**What you have to do:** A complete, exact copy of the data is the required answer.

***

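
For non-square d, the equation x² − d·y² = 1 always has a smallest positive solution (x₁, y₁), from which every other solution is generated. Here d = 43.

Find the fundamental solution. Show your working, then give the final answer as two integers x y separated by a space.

[6; 1,1,3,1,5,1,3,1,1,12] for √43; ℓ=10 ⇒ convergent index 9
i=0: a=6 ⇒ p=6, q=1
…
i=2: a=1 ⇒ p=13, q=2
i=3: a=3 ⇒ p=46, q=7
…
i=6: a=1 ⇒ p=400, q=61
i=7: a=3 ⇒ p=1541, q=235
i=8: a=1 ⇒ p=1941, q=296
i=9: a=1 ⇒ p=3482, q=531
(x₁, y₁) = (3482, 531);  3482² − 43·531² = 1 ✓

3482 531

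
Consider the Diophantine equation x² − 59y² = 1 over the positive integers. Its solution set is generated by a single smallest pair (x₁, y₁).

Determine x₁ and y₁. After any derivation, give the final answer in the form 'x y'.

√59 → a₀=7, period (1,2,7,2,1,14); ℓ=6 even so k=5
i=0: a=7 ⇒ p=7, q=1
i=1: a=1 ⇒ p=8, q=1
i=2: a=2 ⇒ p=23, q=3
…
i=4: a=2 ⇒ p=361, q=47
i=5: a=1 ⇒ p=530, q=69
fundamental: x₁=530, y₁=69  (since 280900 − 59·4761 = 1)

530 69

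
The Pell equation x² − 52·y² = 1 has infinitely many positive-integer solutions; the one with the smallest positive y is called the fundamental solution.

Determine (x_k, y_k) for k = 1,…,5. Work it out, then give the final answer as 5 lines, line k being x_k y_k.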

***

**Problem solution:**
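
For non-square d, the equation x² − d·y² = 1 always has a smallest positive solution (x₁, y₁), from which every other solution is generated. Here d = 43.

Find the fundamental solution. Show your working, then give the final answer as two integers x y separated by a space.

[6; 1,1,3,1,5,1,3,1,1,12] for √43; ℓ=10 ⇒ convergent index 9
i=0: a=6 ⇒ p=6, q=1
…
i=2: a=1 ⇒ p=13, q=2
i=3: a=3 ⇒ p=46, q=7
…
i=6: a=1 ⇒ p=400, q=61
i=7: a=3 ⇒ p=1541, q=235
i=8: a=1 ⇒ p=1941, q=296
i=9: a=1 ⇒ p=3482, q=531
(x₁, y₁) = (3482, 531);  3482² − 43·531² = 1 ✓

3482 531

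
Consider the Diophantine equation x² − 59y² = 1 over the positive integers. Its solution set is generated by a single smallest pair (x₁, y₁).

Determine x₁ and y₁. After any derivation, give the final answer in the form 'x y'.

√59 → a₀=7, period (1,2,7,2,1,14); ℓ=6 even so k=5
i=0: a=7 ⇒ p=7, q=1
i=1: a=1 ⇒ p=8, q=1
i=2: a=2 ⇒ p=23, q=3
…
i=4: a=2 ⇒ p=361, q=47
i=5: a=1 ⇒ p=530, q=69
fundamental: x₁=530, y₁=69  (since 280900 − 59·4761 = 1)

530 69

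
The Pell equation x² − 52·y² = 1 has infinitely many positive-integer solutions; the one with the smallest positive y is called the fundamental solution.

Determine (x_k, y_k) for k = 1,…,5. Work it out, then give the final answer as 5 lines, line k being x_k y_k.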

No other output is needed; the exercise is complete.